→ **Work to be completed**:
Among the entries below, how many lines contain the string "iron"? Only the number, please.

→ **Given data**:
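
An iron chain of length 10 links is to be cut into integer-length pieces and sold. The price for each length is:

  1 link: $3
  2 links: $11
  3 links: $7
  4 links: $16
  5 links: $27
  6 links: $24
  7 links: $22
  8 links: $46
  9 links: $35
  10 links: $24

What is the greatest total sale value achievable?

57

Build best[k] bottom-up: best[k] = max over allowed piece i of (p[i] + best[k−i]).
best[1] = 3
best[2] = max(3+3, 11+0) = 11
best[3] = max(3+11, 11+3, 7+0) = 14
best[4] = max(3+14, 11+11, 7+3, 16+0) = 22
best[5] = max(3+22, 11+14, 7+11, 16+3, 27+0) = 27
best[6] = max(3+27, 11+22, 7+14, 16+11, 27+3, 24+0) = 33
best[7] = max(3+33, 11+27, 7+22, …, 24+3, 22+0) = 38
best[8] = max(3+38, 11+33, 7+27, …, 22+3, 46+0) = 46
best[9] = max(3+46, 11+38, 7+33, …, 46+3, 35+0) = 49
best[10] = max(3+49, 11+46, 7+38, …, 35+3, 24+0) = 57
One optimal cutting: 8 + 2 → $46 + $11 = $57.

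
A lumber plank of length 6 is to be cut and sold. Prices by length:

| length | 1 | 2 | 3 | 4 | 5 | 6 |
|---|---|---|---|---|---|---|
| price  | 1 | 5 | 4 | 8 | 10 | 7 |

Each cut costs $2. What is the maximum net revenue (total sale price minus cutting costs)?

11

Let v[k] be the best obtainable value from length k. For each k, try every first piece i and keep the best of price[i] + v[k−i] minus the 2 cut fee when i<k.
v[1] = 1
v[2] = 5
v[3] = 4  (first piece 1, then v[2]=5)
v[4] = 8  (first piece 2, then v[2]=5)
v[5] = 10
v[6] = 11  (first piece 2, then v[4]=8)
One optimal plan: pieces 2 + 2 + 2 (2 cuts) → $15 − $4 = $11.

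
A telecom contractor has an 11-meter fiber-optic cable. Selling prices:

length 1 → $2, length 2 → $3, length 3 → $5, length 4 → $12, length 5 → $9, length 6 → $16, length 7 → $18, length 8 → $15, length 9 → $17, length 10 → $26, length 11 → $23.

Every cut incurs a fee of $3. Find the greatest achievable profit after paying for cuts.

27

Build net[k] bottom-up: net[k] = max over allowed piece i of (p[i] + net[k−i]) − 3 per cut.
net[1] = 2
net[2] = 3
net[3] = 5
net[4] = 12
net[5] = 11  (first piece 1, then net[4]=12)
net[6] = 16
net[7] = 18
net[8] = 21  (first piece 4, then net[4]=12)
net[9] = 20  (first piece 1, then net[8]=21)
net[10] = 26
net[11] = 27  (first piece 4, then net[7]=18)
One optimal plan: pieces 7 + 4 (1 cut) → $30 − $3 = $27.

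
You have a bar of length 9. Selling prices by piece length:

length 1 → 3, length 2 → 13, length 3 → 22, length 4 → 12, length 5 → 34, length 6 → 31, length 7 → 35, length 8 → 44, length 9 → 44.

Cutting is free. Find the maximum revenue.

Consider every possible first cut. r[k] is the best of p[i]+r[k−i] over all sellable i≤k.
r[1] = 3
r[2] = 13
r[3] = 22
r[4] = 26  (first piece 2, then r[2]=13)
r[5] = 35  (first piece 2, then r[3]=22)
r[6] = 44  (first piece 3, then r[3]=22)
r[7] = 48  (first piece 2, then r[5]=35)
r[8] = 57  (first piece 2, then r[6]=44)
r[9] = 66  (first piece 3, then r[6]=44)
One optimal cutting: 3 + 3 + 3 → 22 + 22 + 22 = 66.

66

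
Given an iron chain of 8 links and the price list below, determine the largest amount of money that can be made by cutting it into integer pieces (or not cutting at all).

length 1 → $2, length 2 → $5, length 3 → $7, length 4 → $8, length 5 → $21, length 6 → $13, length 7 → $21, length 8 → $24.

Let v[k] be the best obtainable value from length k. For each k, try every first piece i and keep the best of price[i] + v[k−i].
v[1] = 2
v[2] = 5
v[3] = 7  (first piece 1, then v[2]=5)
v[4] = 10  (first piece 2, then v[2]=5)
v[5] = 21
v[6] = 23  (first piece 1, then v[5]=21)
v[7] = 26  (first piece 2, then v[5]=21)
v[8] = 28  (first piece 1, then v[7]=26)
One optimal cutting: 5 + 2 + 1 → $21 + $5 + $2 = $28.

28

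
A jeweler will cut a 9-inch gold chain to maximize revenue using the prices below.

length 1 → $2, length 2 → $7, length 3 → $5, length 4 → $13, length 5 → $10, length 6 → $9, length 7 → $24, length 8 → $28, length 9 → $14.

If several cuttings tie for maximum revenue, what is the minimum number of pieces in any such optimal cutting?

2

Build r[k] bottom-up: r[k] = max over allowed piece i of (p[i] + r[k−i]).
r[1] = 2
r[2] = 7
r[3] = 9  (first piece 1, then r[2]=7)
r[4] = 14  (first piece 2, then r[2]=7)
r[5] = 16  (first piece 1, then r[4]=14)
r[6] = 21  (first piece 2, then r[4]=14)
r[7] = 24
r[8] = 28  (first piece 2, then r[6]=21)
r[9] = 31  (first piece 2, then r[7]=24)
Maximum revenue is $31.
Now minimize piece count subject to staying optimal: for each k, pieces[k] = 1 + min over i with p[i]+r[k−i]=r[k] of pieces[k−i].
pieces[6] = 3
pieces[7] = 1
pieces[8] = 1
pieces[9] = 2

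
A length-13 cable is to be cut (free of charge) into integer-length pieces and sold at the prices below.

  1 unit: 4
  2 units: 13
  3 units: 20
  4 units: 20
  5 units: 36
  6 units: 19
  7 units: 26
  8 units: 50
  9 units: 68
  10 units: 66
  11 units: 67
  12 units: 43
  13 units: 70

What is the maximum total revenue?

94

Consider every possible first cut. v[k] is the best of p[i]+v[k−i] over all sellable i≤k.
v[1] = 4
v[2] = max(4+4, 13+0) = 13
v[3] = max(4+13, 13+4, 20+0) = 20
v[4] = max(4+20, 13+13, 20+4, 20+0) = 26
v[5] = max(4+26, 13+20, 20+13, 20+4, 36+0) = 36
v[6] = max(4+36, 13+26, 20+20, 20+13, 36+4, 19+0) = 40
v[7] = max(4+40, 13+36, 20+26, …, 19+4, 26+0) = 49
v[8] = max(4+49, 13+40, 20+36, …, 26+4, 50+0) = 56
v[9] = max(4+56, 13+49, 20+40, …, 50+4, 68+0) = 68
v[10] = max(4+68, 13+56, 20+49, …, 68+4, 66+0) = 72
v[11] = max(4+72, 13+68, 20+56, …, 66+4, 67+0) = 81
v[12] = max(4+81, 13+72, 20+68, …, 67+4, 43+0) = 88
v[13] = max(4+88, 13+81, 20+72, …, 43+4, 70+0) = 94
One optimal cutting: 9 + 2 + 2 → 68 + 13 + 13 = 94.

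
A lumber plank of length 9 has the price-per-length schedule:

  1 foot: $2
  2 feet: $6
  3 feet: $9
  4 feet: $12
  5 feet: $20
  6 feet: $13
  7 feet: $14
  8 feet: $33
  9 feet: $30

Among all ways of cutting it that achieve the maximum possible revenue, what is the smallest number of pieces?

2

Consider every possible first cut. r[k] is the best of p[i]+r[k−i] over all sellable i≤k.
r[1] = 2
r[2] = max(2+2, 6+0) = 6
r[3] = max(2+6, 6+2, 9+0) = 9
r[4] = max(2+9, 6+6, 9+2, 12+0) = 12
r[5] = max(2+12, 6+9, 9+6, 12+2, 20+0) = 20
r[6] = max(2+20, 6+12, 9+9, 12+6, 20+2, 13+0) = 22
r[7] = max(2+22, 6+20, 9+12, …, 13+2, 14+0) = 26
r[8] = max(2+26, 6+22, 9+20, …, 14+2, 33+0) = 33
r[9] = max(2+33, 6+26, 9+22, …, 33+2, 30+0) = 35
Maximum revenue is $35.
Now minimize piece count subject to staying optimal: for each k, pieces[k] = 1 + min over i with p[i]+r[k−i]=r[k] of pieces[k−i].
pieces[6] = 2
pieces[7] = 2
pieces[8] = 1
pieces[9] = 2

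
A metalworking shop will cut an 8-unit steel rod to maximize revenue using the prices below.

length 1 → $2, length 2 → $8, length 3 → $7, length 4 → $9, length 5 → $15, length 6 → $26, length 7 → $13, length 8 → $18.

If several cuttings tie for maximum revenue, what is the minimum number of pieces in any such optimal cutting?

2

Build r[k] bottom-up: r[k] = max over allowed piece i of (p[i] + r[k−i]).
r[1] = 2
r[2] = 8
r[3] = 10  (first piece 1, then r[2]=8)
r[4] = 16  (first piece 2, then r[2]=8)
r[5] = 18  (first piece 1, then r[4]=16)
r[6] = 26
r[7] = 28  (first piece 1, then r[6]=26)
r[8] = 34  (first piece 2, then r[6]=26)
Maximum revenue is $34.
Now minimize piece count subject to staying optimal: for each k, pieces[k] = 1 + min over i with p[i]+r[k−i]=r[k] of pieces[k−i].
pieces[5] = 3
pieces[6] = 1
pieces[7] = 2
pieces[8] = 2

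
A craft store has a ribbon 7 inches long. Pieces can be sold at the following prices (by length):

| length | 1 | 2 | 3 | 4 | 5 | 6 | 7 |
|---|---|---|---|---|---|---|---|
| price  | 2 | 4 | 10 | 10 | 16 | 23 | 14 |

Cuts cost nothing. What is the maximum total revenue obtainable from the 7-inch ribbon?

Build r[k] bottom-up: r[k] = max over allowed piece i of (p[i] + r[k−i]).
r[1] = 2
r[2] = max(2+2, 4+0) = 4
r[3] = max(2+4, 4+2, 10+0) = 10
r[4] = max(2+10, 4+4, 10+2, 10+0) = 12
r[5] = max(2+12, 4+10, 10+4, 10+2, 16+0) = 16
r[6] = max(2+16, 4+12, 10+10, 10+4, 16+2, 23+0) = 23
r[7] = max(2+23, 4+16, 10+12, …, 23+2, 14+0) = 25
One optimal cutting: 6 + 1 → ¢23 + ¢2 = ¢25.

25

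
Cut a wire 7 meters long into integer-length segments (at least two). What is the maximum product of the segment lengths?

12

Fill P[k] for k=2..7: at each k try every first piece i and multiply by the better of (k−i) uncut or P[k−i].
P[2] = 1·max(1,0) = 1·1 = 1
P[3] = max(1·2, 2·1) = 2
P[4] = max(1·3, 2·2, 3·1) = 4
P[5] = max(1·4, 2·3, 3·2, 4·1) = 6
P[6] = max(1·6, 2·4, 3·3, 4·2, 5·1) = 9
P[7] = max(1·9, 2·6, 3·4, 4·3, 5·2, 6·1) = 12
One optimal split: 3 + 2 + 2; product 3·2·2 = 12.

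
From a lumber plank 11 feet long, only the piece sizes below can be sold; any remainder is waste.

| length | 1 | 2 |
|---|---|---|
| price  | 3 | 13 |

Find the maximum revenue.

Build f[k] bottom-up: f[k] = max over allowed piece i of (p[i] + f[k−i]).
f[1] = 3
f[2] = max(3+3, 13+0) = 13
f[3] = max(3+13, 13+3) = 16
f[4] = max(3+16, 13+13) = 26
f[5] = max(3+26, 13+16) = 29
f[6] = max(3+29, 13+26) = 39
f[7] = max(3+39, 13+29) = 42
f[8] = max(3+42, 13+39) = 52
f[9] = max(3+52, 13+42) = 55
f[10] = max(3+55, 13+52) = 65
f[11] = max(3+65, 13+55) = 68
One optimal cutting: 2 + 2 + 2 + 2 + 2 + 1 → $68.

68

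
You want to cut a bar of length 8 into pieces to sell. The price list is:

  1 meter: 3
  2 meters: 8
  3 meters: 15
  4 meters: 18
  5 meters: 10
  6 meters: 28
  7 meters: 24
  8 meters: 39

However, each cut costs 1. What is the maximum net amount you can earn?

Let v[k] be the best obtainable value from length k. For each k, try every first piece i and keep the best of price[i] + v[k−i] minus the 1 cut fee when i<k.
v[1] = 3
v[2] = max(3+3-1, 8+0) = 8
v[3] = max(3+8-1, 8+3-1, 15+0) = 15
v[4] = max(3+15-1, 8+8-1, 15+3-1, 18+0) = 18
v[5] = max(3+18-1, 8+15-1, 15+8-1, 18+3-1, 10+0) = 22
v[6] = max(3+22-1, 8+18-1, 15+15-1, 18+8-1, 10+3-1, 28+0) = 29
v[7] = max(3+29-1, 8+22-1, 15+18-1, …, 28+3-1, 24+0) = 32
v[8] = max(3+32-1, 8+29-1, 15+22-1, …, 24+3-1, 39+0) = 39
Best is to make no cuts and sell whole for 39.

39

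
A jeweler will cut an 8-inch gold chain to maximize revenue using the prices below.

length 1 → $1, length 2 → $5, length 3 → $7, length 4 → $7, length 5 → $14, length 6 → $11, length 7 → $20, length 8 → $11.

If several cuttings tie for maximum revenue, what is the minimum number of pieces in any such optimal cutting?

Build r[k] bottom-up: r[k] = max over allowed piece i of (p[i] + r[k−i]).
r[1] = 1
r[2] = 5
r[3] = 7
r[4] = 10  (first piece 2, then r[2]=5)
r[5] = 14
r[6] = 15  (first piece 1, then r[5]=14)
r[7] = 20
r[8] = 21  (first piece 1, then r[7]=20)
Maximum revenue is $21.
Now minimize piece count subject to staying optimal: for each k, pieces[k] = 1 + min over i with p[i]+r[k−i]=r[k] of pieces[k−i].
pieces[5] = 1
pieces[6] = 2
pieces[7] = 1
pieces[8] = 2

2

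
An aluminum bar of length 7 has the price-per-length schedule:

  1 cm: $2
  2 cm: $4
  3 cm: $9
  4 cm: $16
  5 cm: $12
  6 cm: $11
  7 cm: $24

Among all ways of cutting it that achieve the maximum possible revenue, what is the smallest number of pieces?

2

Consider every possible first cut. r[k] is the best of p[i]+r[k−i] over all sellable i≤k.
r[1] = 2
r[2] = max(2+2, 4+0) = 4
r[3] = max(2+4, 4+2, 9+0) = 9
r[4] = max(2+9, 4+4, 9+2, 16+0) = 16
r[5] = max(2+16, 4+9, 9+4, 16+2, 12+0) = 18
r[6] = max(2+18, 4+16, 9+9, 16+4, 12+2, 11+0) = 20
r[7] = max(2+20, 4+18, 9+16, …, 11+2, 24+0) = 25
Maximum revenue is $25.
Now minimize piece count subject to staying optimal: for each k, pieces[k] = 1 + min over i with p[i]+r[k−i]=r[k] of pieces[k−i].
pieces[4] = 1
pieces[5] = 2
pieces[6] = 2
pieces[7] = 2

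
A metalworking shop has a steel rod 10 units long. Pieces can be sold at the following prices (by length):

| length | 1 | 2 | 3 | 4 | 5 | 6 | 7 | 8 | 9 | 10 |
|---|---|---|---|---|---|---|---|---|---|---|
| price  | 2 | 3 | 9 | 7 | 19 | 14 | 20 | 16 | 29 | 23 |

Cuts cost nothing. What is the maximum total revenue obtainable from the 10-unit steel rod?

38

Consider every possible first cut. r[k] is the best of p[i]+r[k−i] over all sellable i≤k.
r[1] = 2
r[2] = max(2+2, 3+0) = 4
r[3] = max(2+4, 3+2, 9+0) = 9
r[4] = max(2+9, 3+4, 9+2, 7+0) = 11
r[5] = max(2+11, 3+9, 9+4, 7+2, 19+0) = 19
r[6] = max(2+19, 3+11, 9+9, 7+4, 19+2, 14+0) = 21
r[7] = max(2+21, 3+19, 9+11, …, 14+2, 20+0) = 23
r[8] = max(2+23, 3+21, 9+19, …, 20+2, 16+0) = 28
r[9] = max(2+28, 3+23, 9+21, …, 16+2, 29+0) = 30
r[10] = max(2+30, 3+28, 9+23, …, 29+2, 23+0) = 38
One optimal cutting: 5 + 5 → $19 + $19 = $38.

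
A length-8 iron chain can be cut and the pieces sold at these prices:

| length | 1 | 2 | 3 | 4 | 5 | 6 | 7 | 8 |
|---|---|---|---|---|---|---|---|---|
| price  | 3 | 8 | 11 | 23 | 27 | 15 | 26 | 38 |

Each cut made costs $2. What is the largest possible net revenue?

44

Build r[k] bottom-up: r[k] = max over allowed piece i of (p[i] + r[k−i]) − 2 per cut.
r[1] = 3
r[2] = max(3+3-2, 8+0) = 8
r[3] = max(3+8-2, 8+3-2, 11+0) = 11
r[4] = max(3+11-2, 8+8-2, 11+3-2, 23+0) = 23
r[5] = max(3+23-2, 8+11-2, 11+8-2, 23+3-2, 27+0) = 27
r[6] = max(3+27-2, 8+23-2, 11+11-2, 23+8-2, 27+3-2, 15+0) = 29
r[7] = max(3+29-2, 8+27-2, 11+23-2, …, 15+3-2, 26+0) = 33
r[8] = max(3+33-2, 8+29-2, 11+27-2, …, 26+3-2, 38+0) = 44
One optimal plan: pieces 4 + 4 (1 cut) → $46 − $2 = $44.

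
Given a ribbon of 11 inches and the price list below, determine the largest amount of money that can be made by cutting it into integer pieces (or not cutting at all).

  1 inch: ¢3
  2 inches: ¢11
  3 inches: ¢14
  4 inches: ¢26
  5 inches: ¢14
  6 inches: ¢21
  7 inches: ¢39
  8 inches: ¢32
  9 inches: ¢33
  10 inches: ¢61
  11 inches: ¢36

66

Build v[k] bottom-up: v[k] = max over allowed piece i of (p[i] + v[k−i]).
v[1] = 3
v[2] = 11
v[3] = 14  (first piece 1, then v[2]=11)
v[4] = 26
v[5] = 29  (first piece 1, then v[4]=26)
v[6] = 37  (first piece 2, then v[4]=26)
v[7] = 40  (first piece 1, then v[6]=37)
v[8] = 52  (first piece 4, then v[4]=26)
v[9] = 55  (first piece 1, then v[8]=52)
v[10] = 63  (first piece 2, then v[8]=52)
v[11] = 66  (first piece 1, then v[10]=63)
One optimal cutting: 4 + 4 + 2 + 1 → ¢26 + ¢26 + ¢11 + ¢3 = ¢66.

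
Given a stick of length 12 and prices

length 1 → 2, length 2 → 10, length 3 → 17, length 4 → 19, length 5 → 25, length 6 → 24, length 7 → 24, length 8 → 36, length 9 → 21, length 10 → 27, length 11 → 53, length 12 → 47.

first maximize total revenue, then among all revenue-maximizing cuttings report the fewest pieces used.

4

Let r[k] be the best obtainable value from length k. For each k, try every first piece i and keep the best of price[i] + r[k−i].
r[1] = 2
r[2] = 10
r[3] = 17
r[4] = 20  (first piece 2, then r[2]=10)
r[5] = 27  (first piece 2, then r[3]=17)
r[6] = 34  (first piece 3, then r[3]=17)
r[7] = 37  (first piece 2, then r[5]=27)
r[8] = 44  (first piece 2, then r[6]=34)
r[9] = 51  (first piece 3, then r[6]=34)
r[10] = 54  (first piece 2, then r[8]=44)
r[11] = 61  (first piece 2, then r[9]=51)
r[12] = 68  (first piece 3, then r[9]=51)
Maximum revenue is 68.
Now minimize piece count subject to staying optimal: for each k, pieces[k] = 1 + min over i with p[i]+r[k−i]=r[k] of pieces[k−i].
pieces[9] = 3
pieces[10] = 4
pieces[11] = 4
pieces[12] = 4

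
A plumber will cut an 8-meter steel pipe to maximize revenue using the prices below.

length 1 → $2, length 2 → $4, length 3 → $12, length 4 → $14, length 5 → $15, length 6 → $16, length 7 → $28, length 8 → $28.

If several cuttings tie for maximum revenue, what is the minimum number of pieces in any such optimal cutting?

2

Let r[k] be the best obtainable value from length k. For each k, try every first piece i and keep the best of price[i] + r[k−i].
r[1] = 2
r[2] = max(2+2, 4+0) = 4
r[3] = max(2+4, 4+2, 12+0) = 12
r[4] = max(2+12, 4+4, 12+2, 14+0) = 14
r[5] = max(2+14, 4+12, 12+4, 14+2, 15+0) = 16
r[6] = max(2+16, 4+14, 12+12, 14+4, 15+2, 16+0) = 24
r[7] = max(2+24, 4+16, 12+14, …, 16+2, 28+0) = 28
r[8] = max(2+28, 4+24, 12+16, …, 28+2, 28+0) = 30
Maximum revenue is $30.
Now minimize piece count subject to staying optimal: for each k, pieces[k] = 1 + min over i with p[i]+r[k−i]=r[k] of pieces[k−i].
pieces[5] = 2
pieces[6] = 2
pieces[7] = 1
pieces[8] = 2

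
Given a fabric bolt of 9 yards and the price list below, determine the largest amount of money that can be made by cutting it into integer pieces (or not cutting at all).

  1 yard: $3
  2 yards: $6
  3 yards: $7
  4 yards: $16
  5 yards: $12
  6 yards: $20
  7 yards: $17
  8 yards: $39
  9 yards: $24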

→ **Task result**:
3